● **Data in this exercise**:

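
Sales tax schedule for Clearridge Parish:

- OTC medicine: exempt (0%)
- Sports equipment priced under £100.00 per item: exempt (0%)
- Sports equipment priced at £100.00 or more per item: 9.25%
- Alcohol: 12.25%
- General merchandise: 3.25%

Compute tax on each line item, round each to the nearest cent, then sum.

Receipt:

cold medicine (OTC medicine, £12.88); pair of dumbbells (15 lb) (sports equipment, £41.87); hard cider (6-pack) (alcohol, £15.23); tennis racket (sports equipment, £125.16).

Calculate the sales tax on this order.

£13.45

Cold medicine £12.88: OTC medicine → 0% → £0.00
Pair of dumbbells (15 lb) £41.87: sports equipment, under £100.00 → 0% → £0.00
Hard cider (6-pack) £15.23: alcohol → 12.25% → £1.87
Tennis racket £125.16: sports equipment, £100.00 or more → 9.25% → £11.58
Total tax = £1.87 + £11.58 = £13.45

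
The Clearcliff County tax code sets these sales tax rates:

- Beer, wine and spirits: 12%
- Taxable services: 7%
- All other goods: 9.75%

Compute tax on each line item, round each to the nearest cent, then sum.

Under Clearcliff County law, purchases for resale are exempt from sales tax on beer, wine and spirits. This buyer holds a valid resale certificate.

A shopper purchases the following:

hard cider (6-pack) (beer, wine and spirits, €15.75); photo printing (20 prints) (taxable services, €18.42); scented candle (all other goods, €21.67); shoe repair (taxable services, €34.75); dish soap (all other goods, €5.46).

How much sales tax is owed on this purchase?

€6.36

Hard cider (6-pack) €15.75: beer, wine and spirits, buyer-exempt → 0% → €0.00
Photo printing (20 prints) €18.42: taxable services → 7% → €1.29
Scented candle €21.67: all other goods → 9.75% → €2.11
Shoe repair €34.75: taxable services → 7% → €2.43
Dish soap €5.46: all other goods → 9.75% → €0.53
Total tax = €1.29 + €2.11 + €2.43 + €0.53 = €6.36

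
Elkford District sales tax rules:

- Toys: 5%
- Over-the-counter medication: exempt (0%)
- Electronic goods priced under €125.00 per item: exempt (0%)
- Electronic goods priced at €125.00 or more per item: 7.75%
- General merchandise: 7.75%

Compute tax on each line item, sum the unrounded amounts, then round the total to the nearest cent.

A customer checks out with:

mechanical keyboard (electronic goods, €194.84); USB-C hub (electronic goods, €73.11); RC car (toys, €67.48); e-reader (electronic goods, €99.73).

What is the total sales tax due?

€18.47

Mechanical keyboard €194.84: electronic goods, €125.00 or more → 7.75% → €15.1001
USB-C hub €73.11: electronic goods, under €125.00 → 0% → €0.00
RC car €67.48: toys → 5% → €3.374
E-reader €99.73: electronic goods, under €125.00 → 0% → €0.00
Unrounded tax sum = €18.4741 → €18.47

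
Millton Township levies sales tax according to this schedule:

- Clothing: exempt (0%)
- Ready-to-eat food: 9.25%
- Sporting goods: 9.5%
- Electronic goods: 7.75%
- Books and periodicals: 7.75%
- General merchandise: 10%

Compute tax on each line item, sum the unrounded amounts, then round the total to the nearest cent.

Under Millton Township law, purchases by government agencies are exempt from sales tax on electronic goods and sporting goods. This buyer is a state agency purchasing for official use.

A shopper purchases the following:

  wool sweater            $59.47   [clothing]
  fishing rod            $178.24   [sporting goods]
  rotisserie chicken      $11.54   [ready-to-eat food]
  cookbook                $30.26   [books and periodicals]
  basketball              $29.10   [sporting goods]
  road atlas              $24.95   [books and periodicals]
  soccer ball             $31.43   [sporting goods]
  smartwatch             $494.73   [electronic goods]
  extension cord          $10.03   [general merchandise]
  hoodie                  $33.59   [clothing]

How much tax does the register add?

Wool sweater $59.47: clothing → 0% → $0.00
Fishing rod $178.24: sporting goods, buyer-exempt → 0% → $0.00
Rotisserie chicken $11.54: ready-to-eat food → 9.25% → $1.06745
Cookbook $30.26: books and periodicals → 7.75% → $2.34515
Basketball $29.10: sporting goods, buyer-exempt → 0% → $0.00
Road atlas $24.95: books and periodicals → 7.75% → $1.933625
Soccer ball $31.43: sporting goods, buyer-exempt → 0% → $0.00
Smartwatch $494.73: electronic goods, buyer-exempt → 0% → $0.00
Extension cord $10.03: general merchandise → 10% → $1.003
Hoodie $33.59: clothing → 0% → $0.00
Unrounded tax sum = $6.349225 → $6.35

$6.35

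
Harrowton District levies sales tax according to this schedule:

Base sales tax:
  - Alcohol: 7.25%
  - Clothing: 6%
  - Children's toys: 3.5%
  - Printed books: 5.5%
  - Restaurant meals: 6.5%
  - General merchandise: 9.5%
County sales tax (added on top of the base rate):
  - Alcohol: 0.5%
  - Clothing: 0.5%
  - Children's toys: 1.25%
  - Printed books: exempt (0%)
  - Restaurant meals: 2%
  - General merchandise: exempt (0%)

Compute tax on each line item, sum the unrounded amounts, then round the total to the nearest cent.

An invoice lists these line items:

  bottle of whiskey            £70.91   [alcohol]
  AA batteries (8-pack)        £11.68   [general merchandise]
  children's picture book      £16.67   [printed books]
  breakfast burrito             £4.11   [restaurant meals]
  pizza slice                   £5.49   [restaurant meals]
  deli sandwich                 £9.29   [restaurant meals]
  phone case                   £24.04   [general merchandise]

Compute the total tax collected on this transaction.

£11.41

Bottle of whiskey £70.91: alcohol → 7.25% + 0.5% county = 7.75% → £5.495525
AA batteries (8-pack) £11.68: general merchandise → 9.5% + 0% county = 9.5% → £1.1096
Children's picture book £16.67: printed books → 5.5% + 0% county = 5.5% → £0.91685
Breakfast burrito £4.11: restaurant meals → 6.5% + 2% county = 8.5% → £0.34935
Pizza slice £5.49: restaurant meals → 6.5% + 2% county = 8.5% → £0.46665
Deli sandwich £9.29: restaurant meals → 6.5% + 2% county = 8.5% → £0.78965
Phone case £24.04: general merchandise → 9.5% + 0% county = 9.5% → £2.2838
Unrounded tax sum = £11.411425 → £11.41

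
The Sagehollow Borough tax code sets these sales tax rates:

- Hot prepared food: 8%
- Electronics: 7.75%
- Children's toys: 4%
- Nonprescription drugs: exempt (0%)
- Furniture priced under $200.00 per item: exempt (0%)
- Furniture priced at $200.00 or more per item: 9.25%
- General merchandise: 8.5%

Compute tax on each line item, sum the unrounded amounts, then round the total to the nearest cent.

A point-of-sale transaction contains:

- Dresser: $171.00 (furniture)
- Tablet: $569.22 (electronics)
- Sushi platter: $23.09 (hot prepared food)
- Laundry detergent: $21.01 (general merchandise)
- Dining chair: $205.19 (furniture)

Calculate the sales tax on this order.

Dresser $171.00: furniture, under $200.00 → 0% → $0.00
Tablet $569.22: electronics → 7.75% → $44.11455
Sushi platter $23.09: hot prepared food → 8% → $1.8472
Laundry detergent $21.01: general merchandise → 8.5% → $1.78585
Dining chair $205.19: furniture, $200.00 or more → 9.25% → $18.980075
Unrounded tax sum = $66.727675 → $66.73

$66.73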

● **Your instructions**: Reproduce the data above in full, keeping it exactly the same.

● **Exercise output**:
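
Sales tax schedule for Clearridge Parish:

- OTC medicine: exempt (0%)
- Sports equipment priced under £100.00 per item: exempt (0%)
- Sports equipment priced at £100.00 or more per item: 9.25%
- Alcohol: 12.25%
- General merchandise: 3.25%

Compute tax on each line item, round each to the nearest cent, then sum.

Receipt:

cold medicine (OTC medicine, £12.88); pair of dumbbells (15 lb) (sports equipment, £41.87); hard cider (6-pack) (alcohol, £15.23); tennis racket (sports equipment, £125.16).

Calculate the sales tax on this order.

£13.45

Cold medicine £12.88: OTC medicine → 0% → £0.00
Pair of dumbbells (15 lb) £41.87: sports equipment, under £100.00 → 0% → £0.00
Hard cider (6-pack) £15.23: alcohol → 12.25% → £1.87
Tennis racket £125.16: sports equipment, £100.00 or more → 9.25% → £11.58
Total tax = £1.87 + £11.58 = £13.45

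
The Clearcliff County tax code sets these sales tax rates:

- Beer, wine and spirits: 12%
- Taxable services: 7%
- All other goods: 9.75%

Compute tax on each line item, round each to the nearest cent, then sum.

Under Clearcliff County law, purchases for resale are exempt from sales tax on beer, wine and spirits. This buyer holds a valid resale certificate.

A shopper purchases the following:

hard cider (6-pack) (beer, wine and spirits, €15.75); photo printing (20 prints) (taxable services, €18.42); scented candle (all other goods, €21.67); shoe repair (taxable services, €34.75); dish soap (all other goods, €5.46).

How much sales tax is owed on this purchase?

€6.36

Hard cider (6-pack) €15.75: beer, wine and spirits, buyer-exempt → 0% → €0.00
Photo printing (20 prints) €18.42: taxable services → 7% → €1.29
Scented candle €21.67: all other goods → 9.75% → €2.11
Shoe repair €34.75: taxable services → 7% → €2.43
Dish soap €5.46: all other goods → 9.75% → €0.53
Total tax = €1.29 + €2.11 + €2.43 + €0.53 = €6.36

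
Elkford District sales tax rules:

- Toys: 5%
- Over-the-counter medication: exempt (0%)
- Electronic goods priced under €125.00 per item: exempt (0%)
- Electronic goods priced at €125.00 or more per item: 7.75%
- General merchandise: 7.75%

Compute tax on each line item, sum the unrounded amounts, then round the total to the nearest cent.

A customer checks out with:

mechanical keyboard (electronic goods, €194.84); USB-C hub (electronic goods, €73.11); RC car (toys, €67.48); e-reader (electronic goods, €99.73).

What is the total sales tax due?

€18.47

Mechanical keyboard €194.84: electronic goods, €125.00 or more → 7.75% → €15.1001
USB-C hub €73.11: electronic goods, under €125.00 → 0% → €0.00
RC car €67.48: toys → 5% → €3.374
E-reader €99.73: electronic goods, under €125.00 → 0% → €0.00
Unrounded tax sum = €18.4741 → €18.47

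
Millton Township levies sales tax according to this schedule:

- Clothing: exempt (0%)
- Ready-to-eat food: 9.25%
- Sporting goods: 9.5%
- Electronic goods: 7.75%
- Books and periodicals: 7.75%
- General merchandise: 10%

Compute tax on each line item, sum the unrounded amounts, then round the total to the nearest cent.

Under Millton Township law, purchases by government agencies are exempt from sales tax on electronic goods and sporting goods. This buyer is a state agency purchasing for official use.

A shopper purchases the following:

  wool sweater            $59.47   [clothing]
  fishing rod            $178.24   [sporting goods]
  rotisserie chicken      $11.54   [ready-to-eat food]
  cookbook                $30.26   [books and periodicals]
  basketball              $29.10   [sporting goods]
  road atlas              $24.95   [books and periodicals]
  soccer ball             $31.43   [sporting goods]
  smartwatch             $494.73   [electronic goods]
  extension cord          $10.03   [general merchandise]
  hoodie                  $33.59   [clothing]

How much tax does the register add?

Wool sweater $59.47: clothing → 0% → $0.00
Fishing rod $178.24: sporting goods, buyer-exempt → 0% → $0.00
Rotisserie chicken $11.54: ready-to-eat food → 9.25% → $1.06745
Cookbook $30.26: books and periodicals → 7.75% → $2.34515
Basketball $29.10: sporting goods, buyer-exempt → 0% → $0.00
Road atlas $24.95: books and periodicals → 7.75% → $1.933625
Soccer ball $31.43: sporting goods, buyer-exempt → 0% → $0.00
Smartwatch $494.73: electronic goods, buyer-exempt → 0% → $0.00
Extension cord $10.03: general merchandise → 10% → $1.003
Hoodie $33.59: clothing → 0% → $0.00
Unrounded tax sum = $6.349225 → $6.35

$6.35

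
Harrowton District levies sales tax according to this schedule:

Base sales tax:
  - Alcohol: 7.25%
  - Clothing: 6%
  - Children's toys: 3.5%
  - Printed books: 5.5%
  - Restaurant meals: 6.5%
  - General merchandise: 9.5%
County sales tax (added on top of the base rate):
  - Alcohol: 0.5%
  - Clothing: 0.5%
  - Children's toys: 1.25%
  - Printed books: exempt (0%)
  - Restaurant meals: 2%
  - General merchandise: exempt (0%)

Compute tax on each line item, sum the unrounded amounts, then round the total to the nearest cent.

An invoice lists these line items:

  bottle of whiskey            £70.91   [alcohol]
  AA batteries (8-pack)        £11.68   [general merchandise]
  children's picture book      £16.67   [printed books]
  breakfast burrito             £4.11   [restaurant meals]
  pizza slice                   £5.49   [restaurant meals]
  deli sandwich                 £9.29   [restaurant meals]
  phone case                   £24.04   [general merchandise]

Compute the total tax collected on this transaction.

£11.41

Bottle of whiskey £70.91: alcohol → 7.25% + 0.5% county = 7.75% → £5.495525
AA batteries (8-pack) £11.68: general merchandise → 9.5% + 0% county = 9.5% → £1.1096
Children's picture book £16.67: printed books → 5.5% + 0% county = 5.5% → £0.91685
Breakfast burrito £4.11: restaurant meals → 6.5% + 2% county = 8.5% → £0.34935
Pizza slice £5.49: restaurant meals → 6.5% + 2% county = 8.5% → £0.46665
Deli sandwich £9.29: restaurant meals → 6.5% + 2% county = 8.5% → £0.78965
Phone case £24.04: general merchandise → 9.5% + 0% county = 9.5% → £2.2838
Unrounded tax sum = £11.411425 → £11.41

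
The Sagehollow Borough tax code sets these sales tax rates:

- Hot prepared food: 8%
- Electronics: 7.75%
- Children's toys: 4%
- Nonprescription drugs: exempt (0%)
- Furniture priced under $200.00 per item: exempt (0%)
- Furniture priced at $200.00 or more per item: 9.25%
- General merchandise: 8.5%

Compute tax on each line item, sum the unrounded amounts, then round the total to the nearest cent.

A point-of-sale transaction contains:

- Dresser: $171.00 (furniture)
- Tablet: $569.22 (electronics)
- Sushi platter: $23.09 (hot prepared food)
- Laundry detergent: $21.01 (general merchandise)
- Dining chair: $205.19 (furniture)

Calculate the sales tax on this order.

Dresser $171.00: furniture, under $200.00 → 0% → $0.00
Tablet $569.22: electronics → 7.75% → $44.11455
Sushi platter $23.09: hot prepared food → 8% → $1.8472
Laundry detergent $21.01: general merchandise → 8.5% → $1.78585
Dining chair $205.19: furniture, $200.00 or more → 9.25% → $18.980075
Unrounded tax sum = $66.727675 → $66.73

$66.73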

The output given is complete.